**Activity:** This exercise calls for every record to be set down again, exactly and in full.

*-*-*

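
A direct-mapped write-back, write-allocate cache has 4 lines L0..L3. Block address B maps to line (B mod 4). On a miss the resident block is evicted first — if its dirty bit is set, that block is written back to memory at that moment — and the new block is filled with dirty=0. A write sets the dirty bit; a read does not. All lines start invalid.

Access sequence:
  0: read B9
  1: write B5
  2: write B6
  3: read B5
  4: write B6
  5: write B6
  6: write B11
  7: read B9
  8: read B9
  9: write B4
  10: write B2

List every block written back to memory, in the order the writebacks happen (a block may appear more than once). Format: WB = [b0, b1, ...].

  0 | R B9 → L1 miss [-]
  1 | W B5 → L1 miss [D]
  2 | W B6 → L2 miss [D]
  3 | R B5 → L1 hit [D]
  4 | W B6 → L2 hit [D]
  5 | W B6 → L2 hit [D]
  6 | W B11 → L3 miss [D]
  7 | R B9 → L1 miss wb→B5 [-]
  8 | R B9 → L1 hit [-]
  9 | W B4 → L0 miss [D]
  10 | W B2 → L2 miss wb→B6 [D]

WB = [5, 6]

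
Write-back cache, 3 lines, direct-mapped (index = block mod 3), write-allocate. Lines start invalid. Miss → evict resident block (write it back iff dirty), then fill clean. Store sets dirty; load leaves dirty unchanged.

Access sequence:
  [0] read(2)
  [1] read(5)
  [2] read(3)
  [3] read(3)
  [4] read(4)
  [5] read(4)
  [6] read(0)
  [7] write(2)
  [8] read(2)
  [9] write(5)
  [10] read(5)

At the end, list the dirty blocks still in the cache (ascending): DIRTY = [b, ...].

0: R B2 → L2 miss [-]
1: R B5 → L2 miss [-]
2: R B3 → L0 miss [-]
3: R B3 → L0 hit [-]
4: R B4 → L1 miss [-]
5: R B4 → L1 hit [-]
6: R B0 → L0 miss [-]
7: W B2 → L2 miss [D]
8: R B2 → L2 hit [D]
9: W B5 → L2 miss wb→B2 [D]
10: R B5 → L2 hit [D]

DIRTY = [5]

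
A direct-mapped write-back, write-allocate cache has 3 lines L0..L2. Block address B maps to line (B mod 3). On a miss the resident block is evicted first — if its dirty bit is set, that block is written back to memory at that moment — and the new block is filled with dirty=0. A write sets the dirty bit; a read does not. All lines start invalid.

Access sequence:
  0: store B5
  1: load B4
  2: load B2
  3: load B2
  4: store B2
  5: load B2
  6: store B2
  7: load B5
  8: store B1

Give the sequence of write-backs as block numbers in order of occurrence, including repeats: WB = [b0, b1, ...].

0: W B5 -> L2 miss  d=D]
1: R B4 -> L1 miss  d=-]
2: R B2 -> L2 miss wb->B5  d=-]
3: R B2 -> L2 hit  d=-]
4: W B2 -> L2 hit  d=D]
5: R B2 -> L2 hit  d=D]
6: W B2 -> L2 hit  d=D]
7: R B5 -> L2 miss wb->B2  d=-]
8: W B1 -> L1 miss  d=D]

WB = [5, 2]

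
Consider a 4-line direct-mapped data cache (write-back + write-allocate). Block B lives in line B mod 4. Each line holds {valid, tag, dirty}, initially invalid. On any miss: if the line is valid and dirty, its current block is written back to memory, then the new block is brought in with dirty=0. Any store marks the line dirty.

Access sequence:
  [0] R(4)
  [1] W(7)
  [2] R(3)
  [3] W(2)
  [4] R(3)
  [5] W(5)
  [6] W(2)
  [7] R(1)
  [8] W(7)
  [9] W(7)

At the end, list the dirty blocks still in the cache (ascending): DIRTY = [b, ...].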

*-*-*

**Answer box:**
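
A direct-mapped write-back, write-allocate cache has 4 lines L0..L3. Block address B maps to line (B mod 4). On a miss the resident block is evicted first — if its dirty bit is set, that block is written back to memory at that moment — and the new block is filled with dirty=0. A write sets the dirty bit; a read does not. All lines start invalid.

Access sequence:
  0: read B9
  1: write B5
  2: write B6
  3: read B5
  4: write B6
  5: write B6
  6: write B11
  7: read B9
  8: read B9
  9: write B4
  10: write B2

List every block written back to memory, in the order the writebacks happen (a block may appear more than once). Format: WB = [b0, b1, ...].

  0 | R B9 → L1 miss [-]
  1 | W B5 → L1 miss [D]
  2 | W B6 → L2 miss [D]
  3 | R B5 → L1 hit [D]
  4 | W B6 → L2 hit [D]
  5 | W B6 → L2 hit [D]
  6 | W B11 → L3 miss [D]
  7 | R B9 → L1 miss wb→B5 [-]
  8 | R B9 → L1 hit [-]
  9 | W B4 → L0 miss [D]
  10 | W B2 → L2 miss wb→B6 [D]

WB = [5, 6]

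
Write-back cache, 3 lines, direct-mapped (index = block mod 3), write-allocate. Lines start invalid. Miss → evict resident block (write it back iff dirty), then fill clean. Store sets dirty; load leaves dirty unchanged.

Access sequence:
  [0] read(2)
  [1] read(5)
  [2] read(3)
  [3] read(3)
  [4] read(4)
  [5] read(4)
  [6] read(0)
  [7] write(2)
  [8] read(2)
  [9] write(5)
  [10] read(5)

At the end, list the dirty blocks still in the cache (ascending): DIRTY = [b, ...].

0: R B2 → L2 miss [-]
1: R B5 → L2 miss [-]
2: R B3 → L0 miss [-]
3: R B3 → L0 hit [-]
4: R B4 → L1 miss [-]
5: R B4 → L1 hit [-]
6: R B0 → L0 miss [-]
7: W B2 → L2 miss [D]
8: R B2 → L2 hit [D]
9: W B5 → L2 miss wb→B2 [D]
10: R B5 → L2 hit [D]

DIRTY = [5]

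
A direct-mapped write-back, write-allocate cache has 3 lines L0..L2. Block address B maps to line (B mod 3). On a miss the resident block is evicted first — if its dirty bit is set, that block is written back to memory at that moment — and the new block is filled with dirty=0. A write sets the dirty bit; a read does not. All lines start invalid.

Access sequence:
  0: store B5
  1: load B4
  2: load B2
  3: load B2
  4: store B2
  5: load B2
  6: store B2
  7: load B5
  8: store B1

Give the sequence of write-backs as block numbers in order of occurrence, including repeats: WB = [b0, b1, ...].

0: W B5 -> L2 miss  d=D]
1: R B4 -> L1 miss  d=-]
2: R B2 -> L2 miss wb->B5  d=-]
3: R B2 -> L2 hit  d=-]
4: W B2 -> L2 hit  d=D]
5: R B2 -> L2 hit  d=D]
6: W B2 -> L2 hit  d=D]
7: R B5 -> L2 miss wb->B2  d=-]
8: W B1 -> L1 miss  d=D]

WB = [5, 2]

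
Consider a 4-line direct-mapped data cache (write-back + write-allocate). Block B lives in line B mod 4. Each line holds {valid, tag, dirty}, initially invalid. On any miss: if the line is valid and dirty, its current block is written back to memory, then the new block is brought in with dirty=0. Any store marks the line dirty.

Access sequence:
  [0] R(4)
  [1] W(7)
  [2] R(3)
  [3] W(2)
  [4] R(3)
  [5] W(5)
  [6] W(2)
  [7] R(1)
  [8] W(7)
  [9] W(7)

At the end, list the dirty blocks still in the cache (ascending): DIRTY = [b, ...].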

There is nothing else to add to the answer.